*About this task*.
Look through the entries below and return all lines including the word "jurors".

(Saved data entries)
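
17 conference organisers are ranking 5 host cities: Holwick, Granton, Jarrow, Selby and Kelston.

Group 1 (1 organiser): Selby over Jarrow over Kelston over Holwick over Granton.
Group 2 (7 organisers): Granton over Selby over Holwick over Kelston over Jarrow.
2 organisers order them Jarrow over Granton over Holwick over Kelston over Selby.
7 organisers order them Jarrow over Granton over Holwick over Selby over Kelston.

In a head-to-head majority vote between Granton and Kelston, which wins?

Granton

Ballots ranking Granton above Kelston: 7 + 2 + 7 = 16.
Ballots ranking Kelston above Granton: 17 − 16 = 1.
Granton wins the head-to-head 16–1.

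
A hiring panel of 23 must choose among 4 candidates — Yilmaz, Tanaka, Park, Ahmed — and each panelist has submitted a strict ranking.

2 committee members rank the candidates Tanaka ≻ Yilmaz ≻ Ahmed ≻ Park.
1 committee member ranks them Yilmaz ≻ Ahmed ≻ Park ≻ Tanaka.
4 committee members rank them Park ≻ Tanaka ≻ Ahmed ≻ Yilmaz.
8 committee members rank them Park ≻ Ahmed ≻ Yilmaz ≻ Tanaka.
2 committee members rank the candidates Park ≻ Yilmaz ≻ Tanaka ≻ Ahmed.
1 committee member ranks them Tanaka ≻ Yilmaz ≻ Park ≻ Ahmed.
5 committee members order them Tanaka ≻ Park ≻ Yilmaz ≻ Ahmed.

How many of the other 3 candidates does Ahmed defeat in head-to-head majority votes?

1

Ahmed against each rival (23 committee members):
Ahmed vs Yilmaz: 12 to 11, Ahmed.
Ahmed vs Tanaka: 1+8 = 9 for Ahmed, 14 for Tanaka — Tanaka by 14–9.
Ahmed vs Park: 3 to 20, Park.
Ahmed beats Yilmaz; loses to Tanaka, Park — 1 pairwise win.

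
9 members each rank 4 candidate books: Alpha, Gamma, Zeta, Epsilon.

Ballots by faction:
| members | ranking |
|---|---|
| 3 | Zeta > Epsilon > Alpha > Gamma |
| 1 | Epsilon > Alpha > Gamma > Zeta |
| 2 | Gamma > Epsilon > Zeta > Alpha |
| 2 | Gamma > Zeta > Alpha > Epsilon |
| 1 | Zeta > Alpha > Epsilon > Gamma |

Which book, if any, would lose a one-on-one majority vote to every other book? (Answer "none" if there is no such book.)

Pairwise majorities:
Alpha vs Gamma: Alpha is ranked higher on 3+1+1 = 5 ballots, Gamma on 4. Alpha wins 5–4.
Alpha vs Zeta: Zeta, 8–1.
Alpha vs Epsilon: Epsilon wins 6–3.
Gamma vs Zeta: Gamma, 5–4.
Gamma vs Epsilon: Epsilon wins 5–4.
Zeta vs Epsilon: 3+2+1 = 6 for Zeta, 3 for Epsilon — Zeta by 6–3.
Every book wins at least one matchup (Alpha beats Gamma; Gamma beats Zeta; Zeta beats Alpha; Epsilon beats Alpha), so there is no Condorcet loser.

none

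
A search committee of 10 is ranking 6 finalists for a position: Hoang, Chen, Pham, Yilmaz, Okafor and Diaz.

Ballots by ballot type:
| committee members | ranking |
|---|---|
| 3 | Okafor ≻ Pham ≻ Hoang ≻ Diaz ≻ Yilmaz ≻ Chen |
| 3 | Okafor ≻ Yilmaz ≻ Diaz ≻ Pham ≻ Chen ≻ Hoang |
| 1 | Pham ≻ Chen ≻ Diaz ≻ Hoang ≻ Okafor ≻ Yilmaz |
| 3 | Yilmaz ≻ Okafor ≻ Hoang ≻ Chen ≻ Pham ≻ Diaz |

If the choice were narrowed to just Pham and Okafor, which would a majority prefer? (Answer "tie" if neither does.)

Okafor

Ballots ranking Pham above Okafor: 1.
Ballots ranking Okafor above Pham: 10 − 1 = 9.
Okafor wins the head-to-head 9–1.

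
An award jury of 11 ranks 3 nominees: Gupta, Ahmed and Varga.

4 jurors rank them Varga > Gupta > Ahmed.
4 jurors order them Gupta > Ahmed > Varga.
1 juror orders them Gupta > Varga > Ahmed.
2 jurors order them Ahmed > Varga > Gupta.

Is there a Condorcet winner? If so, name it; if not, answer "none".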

*Expected output*.
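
4 jurors rank them Varga > Gupta > Ahmed.
4 jurors order them Gupta > Ahmed > Varga.
2 jurors order them Ahmed > Varga > Gupta.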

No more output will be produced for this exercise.